Source records:

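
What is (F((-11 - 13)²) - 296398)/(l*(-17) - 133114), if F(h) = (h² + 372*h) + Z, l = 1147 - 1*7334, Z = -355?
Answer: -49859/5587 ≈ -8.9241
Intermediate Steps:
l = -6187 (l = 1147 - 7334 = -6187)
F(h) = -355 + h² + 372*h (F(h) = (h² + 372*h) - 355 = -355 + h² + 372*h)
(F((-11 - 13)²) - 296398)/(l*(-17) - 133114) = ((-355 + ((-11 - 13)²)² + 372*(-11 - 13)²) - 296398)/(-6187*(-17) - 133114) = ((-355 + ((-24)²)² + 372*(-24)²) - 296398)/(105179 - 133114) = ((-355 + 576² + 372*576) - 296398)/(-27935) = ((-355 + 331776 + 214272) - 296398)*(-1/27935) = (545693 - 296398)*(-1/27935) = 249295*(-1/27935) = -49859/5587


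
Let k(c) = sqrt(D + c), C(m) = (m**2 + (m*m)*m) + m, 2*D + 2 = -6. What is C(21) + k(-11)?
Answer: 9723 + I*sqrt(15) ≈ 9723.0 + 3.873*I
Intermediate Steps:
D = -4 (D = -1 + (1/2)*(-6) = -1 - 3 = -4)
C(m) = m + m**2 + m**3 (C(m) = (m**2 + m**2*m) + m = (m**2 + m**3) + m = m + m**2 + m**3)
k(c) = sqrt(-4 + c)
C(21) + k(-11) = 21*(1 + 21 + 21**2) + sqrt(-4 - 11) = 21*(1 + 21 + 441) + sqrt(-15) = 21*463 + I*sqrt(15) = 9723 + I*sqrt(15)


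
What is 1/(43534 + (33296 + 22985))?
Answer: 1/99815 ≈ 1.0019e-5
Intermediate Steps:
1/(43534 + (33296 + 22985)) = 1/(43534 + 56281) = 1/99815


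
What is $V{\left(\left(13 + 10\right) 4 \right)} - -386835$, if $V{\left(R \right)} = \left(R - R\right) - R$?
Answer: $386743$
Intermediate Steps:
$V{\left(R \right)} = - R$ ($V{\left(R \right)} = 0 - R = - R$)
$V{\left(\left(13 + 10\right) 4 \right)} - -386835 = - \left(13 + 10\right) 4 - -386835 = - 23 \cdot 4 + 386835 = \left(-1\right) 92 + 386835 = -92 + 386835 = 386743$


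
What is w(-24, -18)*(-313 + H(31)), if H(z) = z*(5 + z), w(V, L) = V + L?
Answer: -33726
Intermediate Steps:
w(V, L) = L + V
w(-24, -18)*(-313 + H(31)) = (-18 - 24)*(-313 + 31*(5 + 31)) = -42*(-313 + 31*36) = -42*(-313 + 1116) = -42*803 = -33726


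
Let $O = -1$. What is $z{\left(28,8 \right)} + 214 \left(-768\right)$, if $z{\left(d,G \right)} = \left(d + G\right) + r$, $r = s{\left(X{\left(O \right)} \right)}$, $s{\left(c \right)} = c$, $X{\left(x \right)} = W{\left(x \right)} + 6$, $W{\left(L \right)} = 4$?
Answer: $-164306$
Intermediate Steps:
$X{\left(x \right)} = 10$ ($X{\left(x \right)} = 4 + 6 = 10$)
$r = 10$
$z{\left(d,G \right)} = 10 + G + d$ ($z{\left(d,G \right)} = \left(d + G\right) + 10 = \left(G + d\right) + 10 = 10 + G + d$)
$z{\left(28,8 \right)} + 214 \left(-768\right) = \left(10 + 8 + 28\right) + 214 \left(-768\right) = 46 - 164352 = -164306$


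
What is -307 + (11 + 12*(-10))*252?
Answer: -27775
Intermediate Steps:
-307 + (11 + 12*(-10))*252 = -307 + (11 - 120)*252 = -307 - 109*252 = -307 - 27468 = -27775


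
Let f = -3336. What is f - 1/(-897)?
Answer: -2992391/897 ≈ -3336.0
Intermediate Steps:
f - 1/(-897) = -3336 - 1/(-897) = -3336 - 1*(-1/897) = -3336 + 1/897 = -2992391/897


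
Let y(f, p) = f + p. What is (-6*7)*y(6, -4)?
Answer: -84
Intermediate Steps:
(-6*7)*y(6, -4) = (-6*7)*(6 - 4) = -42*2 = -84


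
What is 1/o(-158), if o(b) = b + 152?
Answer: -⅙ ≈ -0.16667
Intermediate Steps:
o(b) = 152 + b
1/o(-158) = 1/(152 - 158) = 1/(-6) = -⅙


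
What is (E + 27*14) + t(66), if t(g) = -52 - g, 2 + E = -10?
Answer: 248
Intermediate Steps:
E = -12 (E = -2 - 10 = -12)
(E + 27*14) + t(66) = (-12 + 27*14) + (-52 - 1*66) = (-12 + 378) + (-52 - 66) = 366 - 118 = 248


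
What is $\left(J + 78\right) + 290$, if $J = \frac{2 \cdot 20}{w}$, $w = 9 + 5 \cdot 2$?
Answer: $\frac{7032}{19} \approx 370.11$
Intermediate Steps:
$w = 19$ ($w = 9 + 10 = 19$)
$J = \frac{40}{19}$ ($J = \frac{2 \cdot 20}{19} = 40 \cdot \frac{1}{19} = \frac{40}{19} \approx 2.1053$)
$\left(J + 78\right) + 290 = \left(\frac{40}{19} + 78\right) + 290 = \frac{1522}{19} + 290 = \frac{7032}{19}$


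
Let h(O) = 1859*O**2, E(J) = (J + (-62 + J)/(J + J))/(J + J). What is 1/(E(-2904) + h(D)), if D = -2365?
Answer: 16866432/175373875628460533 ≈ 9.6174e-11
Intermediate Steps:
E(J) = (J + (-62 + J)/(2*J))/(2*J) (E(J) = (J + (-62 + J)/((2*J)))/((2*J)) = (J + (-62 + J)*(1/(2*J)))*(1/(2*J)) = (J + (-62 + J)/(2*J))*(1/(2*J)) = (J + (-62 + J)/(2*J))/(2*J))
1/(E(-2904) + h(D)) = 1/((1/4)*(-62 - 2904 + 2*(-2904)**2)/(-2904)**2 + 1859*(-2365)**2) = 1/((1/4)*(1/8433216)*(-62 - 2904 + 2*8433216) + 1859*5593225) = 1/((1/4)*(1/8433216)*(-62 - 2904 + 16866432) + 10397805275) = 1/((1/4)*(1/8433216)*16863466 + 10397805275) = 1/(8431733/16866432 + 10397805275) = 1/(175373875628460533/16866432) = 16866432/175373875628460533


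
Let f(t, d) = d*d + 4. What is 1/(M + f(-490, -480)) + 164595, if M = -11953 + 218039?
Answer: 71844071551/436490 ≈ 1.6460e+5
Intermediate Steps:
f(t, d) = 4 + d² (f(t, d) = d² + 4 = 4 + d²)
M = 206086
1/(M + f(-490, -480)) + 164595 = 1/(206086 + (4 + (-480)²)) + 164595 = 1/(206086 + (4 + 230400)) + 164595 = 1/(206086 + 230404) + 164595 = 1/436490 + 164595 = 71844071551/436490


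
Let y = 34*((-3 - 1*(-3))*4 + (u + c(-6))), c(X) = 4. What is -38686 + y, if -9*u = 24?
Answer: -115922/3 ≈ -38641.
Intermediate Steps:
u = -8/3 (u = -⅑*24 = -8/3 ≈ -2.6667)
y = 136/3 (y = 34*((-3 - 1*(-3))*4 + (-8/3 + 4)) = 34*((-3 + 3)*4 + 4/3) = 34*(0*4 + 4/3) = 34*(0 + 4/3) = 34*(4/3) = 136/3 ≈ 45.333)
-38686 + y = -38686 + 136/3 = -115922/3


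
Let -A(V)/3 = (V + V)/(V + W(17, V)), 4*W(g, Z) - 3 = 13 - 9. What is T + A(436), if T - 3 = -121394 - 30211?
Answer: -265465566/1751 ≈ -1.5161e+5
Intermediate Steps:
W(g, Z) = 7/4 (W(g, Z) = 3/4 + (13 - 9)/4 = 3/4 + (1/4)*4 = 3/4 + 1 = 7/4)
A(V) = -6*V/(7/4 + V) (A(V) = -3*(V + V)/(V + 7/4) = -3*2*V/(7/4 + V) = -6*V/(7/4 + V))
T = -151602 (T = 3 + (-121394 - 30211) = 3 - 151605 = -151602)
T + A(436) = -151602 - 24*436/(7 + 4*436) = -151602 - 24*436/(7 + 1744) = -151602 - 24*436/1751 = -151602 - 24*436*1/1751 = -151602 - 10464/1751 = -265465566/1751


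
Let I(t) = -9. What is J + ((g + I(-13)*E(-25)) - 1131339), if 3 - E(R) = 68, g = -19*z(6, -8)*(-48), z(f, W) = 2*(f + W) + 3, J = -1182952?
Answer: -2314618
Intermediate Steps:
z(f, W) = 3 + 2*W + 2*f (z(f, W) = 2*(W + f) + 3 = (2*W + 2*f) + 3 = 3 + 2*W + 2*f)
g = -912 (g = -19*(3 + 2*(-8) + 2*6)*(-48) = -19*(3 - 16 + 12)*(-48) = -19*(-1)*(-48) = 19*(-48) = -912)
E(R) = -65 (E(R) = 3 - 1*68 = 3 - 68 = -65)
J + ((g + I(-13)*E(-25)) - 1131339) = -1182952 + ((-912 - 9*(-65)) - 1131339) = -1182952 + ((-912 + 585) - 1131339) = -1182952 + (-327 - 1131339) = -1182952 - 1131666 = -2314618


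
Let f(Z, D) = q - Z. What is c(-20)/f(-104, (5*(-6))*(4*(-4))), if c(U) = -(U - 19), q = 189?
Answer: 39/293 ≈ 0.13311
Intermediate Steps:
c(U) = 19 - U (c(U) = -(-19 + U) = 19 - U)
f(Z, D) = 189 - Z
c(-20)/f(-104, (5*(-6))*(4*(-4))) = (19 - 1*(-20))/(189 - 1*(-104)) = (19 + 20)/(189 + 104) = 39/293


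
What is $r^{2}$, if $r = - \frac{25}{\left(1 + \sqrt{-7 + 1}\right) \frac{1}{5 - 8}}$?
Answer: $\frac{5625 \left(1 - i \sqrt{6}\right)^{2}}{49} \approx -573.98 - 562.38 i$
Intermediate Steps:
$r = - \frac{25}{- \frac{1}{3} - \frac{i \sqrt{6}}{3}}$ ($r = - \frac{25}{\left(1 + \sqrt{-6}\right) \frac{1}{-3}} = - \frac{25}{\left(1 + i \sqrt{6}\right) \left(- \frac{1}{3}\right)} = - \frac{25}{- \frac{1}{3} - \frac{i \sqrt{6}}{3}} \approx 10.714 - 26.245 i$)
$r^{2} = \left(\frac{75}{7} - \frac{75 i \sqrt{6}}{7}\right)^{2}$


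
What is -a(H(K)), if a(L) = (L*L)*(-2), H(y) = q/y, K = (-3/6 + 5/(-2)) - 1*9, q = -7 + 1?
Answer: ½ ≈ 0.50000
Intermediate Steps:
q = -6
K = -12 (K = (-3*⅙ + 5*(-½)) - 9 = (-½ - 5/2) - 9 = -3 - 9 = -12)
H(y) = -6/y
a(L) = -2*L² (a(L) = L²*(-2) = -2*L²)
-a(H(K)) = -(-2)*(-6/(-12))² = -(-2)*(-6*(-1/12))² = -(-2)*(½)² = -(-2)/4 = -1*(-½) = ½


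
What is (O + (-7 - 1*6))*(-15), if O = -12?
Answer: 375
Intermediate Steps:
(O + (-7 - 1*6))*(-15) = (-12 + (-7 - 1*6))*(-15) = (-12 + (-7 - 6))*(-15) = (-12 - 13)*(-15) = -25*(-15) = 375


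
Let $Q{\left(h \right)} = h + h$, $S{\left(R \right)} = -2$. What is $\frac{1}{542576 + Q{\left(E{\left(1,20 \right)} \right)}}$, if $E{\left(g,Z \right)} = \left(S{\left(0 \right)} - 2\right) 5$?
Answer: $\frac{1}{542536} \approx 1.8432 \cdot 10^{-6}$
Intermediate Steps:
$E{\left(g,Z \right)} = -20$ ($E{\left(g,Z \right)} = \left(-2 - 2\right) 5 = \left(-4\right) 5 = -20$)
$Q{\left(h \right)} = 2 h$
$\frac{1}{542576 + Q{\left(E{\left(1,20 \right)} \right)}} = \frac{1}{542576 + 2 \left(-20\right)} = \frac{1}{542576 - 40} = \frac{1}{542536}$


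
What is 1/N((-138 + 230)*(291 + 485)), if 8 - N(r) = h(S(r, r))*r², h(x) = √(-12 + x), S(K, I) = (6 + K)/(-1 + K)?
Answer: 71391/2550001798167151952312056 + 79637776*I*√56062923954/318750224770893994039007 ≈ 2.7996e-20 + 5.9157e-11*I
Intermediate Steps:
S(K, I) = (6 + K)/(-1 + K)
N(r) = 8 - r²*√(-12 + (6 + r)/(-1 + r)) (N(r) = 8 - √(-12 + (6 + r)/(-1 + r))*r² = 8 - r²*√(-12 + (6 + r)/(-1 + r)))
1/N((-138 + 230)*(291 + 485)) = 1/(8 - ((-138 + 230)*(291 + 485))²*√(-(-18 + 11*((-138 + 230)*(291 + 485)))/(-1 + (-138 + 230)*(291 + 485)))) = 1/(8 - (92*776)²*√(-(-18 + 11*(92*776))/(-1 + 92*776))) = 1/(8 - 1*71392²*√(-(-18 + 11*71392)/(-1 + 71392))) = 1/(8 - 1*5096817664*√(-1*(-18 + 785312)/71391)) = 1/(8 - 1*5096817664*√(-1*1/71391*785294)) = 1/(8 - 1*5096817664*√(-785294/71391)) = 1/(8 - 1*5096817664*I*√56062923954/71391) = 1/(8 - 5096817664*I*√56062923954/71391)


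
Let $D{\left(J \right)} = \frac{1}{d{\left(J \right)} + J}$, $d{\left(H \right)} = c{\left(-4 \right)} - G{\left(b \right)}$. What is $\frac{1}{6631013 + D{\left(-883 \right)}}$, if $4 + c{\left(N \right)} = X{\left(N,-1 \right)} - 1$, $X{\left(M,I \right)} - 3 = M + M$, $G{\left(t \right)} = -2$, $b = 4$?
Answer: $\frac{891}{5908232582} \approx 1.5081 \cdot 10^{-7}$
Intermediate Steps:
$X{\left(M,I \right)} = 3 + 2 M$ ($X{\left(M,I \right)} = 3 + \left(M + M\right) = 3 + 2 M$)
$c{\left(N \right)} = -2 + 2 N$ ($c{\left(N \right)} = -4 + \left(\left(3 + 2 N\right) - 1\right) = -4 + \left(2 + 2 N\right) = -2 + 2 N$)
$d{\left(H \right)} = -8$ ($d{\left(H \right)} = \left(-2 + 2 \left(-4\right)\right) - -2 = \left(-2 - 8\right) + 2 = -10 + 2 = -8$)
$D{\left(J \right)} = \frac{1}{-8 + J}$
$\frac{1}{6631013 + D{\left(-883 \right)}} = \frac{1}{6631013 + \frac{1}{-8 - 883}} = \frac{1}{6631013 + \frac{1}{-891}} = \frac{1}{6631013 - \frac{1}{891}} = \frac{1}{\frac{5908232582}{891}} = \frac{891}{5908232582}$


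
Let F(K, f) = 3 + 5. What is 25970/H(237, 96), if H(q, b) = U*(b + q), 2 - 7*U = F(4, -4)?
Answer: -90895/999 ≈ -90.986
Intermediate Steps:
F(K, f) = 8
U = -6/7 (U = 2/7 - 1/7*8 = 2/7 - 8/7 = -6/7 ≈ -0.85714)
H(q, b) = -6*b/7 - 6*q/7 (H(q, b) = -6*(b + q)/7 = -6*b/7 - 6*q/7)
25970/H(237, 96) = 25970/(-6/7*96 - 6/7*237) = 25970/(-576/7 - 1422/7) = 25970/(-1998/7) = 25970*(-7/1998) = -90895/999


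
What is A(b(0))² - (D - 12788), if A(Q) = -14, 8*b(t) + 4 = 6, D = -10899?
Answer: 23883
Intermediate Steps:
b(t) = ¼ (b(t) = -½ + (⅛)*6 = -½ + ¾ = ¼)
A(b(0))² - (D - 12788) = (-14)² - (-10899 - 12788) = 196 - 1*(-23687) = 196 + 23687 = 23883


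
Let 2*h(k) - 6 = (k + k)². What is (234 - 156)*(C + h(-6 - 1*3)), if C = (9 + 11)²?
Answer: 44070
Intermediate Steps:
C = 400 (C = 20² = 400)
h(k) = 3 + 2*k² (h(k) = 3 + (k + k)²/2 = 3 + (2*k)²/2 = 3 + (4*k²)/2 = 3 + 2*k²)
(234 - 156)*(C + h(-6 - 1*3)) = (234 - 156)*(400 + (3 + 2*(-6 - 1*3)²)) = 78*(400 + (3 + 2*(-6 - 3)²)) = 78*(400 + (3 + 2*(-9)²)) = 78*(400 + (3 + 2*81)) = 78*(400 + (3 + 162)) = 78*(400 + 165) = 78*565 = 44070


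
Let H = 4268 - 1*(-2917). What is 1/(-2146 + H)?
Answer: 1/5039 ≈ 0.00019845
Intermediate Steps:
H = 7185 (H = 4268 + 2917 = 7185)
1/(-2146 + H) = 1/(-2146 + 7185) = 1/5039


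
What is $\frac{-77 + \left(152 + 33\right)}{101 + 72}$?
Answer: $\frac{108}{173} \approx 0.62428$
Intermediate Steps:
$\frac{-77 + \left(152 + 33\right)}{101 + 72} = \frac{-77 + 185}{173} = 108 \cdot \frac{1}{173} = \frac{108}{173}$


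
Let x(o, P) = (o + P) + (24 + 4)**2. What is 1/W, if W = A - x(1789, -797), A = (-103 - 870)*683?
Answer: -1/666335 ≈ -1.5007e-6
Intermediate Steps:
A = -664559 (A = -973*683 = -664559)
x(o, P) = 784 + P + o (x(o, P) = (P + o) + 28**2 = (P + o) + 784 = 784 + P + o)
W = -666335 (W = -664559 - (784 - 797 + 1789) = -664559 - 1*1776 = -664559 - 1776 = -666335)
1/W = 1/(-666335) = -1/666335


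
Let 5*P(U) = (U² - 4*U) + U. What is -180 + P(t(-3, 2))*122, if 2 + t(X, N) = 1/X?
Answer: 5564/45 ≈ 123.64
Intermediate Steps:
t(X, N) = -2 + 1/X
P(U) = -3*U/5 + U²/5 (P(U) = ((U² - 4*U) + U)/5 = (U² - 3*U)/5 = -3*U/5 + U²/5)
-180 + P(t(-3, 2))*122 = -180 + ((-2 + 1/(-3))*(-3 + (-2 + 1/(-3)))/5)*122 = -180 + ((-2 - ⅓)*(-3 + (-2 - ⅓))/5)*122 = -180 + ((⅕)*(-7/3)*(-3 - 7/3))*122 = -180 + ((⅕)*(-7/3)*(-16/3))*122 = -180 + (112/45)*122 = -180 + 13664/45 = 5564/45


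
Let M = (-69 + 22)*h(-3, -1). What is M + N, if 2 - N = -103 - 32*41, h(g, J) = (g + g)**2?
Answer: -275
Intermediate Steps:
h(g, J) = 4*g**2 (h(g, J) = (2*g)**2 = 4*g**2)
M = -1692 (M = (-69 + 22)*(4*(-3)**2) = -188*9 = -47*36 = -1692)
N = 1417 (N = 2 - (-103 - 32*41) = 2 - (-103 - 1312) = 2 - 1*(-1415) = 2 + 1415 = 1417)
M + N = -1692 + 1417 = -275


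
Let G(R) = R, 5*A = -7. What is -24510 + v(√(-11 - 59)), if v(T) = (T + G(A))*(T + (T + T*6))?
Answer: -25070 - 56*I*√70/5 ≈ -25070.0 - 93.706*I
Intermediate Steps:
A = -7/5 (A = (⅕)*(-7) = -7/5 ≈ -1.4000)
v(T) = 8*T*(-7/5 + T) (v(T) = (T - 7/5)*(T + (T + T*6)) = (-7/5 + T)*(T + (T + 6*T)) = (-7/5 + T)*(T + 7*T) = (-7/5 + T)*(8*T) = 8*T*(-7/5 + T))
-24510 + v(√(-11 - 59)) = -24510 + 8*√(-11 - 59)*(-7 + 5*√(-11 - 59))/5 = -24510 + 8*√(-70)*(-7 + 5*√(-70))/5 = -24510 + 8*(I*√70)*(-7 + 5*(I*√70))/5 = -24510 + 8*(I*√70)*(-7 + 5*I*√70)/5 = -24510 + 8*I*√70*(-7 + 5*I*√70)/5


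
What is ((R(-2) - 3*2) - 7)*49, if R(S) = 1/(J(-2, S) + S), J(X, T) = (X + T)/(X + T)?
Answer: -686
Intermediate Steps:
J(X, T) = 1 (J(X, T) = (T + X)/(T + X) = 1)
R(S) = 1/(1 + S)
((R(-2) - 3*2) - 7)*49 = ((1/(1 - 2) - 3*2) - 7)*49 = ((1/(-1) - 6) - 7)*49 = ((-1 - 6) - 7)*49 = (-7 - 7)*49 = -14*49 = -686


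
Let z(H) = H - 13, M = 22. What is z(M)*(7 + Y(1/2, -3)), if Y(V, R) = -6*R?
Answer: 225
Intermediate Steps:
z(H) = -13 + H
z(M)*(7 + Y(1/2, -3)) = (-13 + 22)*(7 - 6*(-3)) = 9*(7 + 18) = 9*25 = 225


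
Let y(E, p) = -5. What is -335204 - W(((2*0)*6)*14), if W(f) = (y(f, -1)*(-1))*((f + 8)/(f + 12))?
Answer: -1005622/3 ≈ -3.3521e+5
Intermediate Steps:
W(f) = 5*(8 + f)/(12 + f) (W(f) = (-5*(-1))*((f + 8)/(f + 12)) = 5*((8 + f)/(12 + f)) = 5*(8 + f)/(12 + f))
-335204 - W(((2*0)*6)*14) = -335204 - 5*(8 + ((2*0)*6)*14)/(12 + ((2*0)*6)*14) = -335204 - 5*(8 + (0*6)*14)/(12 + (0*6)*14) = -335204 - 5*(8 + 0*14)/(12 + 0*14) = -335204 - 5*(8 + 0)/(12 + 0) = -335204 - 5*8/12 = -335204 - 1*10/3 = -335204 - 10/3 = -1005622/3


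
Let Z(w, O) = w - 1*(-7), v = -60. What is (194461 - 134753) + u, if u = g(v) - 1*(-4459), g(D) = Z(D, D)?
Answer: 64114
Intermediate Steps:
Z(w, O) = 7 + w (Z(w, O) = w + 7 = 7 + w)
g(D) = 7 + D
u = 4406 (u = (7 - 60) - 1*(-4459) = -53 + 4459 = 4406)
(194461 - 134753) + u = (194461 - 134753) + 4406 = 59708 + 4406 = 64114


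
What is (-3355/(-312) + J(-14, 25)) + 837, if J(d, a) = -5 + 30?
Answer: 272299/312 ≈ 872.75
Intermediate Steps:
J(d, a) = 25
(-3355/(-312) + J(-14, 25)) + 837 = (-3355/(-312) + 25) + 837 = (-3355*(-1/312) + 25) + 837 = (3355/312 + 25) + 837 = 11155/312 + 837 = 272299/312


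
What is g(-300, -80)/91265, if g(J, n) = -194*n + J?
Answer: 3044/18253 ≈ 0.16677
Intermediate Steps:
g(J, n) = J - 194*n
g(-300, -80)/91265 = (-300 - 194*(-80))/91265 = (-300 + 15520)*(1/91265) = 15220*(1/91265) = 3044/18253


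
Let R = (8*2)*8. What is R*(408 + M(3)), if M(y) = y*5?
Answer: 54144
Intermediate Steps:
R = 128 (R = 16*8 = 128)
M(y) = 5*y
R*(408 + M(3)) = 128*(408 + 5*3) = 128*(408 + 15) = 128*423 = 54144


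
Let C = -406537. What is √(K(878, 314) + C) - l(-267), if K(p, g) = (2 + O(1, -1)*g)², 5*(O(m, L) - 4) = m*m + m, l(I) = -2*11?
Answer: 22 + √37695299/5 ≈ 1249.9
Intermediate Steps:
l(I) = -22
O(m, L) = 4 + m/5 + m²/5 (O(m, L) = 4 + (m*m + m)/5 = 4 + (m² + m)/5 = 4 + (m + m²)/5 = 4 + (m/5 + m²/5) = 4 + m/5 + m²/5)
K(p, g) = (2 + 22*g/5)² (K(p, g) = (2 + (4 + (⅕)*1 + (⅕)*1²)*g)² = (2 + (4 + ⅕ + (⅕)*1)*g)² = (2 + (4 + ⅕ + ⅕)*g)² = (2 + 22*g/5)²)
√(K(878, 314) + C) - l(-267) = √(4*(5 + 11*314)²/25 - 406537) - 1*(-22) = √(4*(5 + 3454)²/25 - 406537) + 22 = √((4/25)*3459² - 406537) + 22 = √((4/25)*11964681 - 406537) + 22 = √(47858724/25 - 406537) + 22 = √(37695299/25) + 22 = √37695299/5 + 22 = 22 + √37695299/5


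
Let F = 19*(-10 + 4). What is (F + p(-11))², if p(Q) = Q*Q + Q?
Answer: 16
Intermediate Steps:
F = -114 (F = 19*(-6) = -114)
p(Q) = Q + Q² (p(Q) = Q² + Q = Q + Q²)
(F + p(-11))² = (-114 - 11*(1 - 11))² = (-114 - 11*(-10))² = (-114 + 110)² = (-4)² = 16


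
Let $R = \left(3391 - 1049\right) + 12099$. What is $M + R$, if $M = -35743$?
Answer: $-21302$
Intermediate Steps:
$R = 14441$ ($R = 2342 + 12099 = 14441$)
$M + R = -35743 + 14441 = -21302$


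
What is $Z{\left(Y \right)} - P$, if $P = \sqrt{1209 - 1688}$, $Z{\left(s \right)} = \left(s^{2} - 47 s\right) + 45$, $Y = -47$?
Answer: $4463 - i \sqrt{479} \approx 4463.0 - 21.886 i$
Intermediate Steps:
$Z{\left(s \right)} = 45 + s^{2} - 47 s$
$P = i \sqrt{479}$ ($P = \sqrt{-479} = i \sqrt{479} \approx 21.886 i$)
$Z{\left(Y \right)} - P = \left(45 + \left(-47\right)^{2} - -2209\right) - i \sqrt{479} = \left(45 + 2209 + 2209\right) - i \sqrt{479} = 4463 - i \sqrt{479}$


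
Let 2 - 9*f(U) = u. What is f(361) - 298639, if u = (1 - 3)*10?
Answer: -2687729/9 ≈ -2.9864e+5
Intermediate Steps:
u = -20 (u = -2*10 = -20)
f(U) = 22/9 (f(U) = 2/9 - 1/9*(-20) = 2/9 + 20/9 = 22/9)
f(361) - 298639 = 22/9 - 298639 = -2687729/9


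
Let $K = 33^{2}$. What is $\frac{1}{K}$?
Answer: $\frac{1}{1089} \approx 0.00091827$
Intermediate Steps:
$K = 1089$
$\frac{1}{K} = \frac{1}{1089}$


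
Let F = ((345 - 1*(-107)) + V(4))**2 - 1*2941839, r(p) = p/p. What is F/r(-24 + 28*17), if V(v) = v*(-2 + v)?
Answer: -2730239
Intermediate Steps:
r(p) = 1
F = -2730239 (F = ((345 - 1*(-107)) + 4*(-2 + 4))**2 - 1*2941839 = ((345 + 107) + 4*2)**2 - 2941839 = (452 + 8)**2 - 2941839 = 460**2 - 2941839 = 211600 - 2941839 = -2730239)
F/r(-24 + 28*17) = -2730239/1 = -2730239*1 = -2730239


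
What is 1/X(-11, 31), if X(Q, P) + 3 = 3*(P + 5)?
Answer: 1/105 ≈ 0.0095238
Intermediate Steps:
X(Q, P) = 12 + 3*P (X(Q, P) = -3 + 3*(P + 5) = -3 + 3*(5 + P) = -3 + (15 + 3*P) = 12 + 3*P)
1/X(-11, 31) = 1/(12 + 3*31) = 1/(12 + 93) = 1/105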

Assignment: Please restate only the opening stretch of the records above: every line from the first through the one containing "Answer: $386743$", exactly as written.

Problem solution:
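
What is (F((-11 - 13)²) - 296398)/(l*(-17) - 133114), if F(h) = (h² + 372*h) + Z, l = 1147 - 1*7334, Z = -355?
Answer: -49859/5587 ≈ -8.9241
Intermediate Steps:
l = -6187 (l = 1147 - 7334 = -6187)
F(h) = -355 + h² + 372*h (F(h) = (h² + 372*h) - 355 = -355 + h² + 372*h)
(F((-11 - 13)²) - 296398)/(l*(-17) - 133114) = ((-355 + ((-11 - 13)²)² + 372*(-11 - 13)²) - 296398)/(-6187*(-17) - 133114) = ((-355 + ((-24)²)² + 372*(-24)²) - 296398)/(105179 - 133114) = ((-355 + 576² + 372*576) - 296398)/(-27935) = ((-355 + 331776 + 214272) - 296398)*(-1/27935) = (545693 - 296398)*(-1/27935) = 249295*(-1/27935) = -49859/5587


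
Let k(c) = sqrt(D + c), C(m) = (m**2 + (m*m)*m) + m, 2*D + 2 = -6. What is C(21) + k(-11)?
Answer: 9723 + I*sqrt(15) ≈ 9723.0 + 3.873*I
Intermediate Steps:
D = -4 (D = -1 + (1/2)*(-6) = -1 - 3 = -4)
C(m) = m + m**2 + m**3 (C(m) = (m**2 + m**2*m) + m = (m**2 + m**3) + m = m + m**2 + m**3)
k(c) = sqrt(-4 + c)
C(21) + k(-11) = 21*(1 + 21 + 21**2) + sqrt(-4 - 11) = 21*(1 + 21 + 441) + sqrt(-15) = 21*463 + I*sqrt(15) = 9723 + I*sqrt(15)


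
What is 1/(43534 + (33296 + 22985))?
Answer: 1/99815 ≈ 1.0019e-5
Intermediate Steps:
1/(43534 + (33296 + 22985)) = 1/(43534 + 56281) = 1/99815


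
What is $V{\left(\left(13 + 10\right) 4 \right)} - -386835$, if $V{\left(R \right)} = \left(R - R\right) - R$?
Answer: $386743$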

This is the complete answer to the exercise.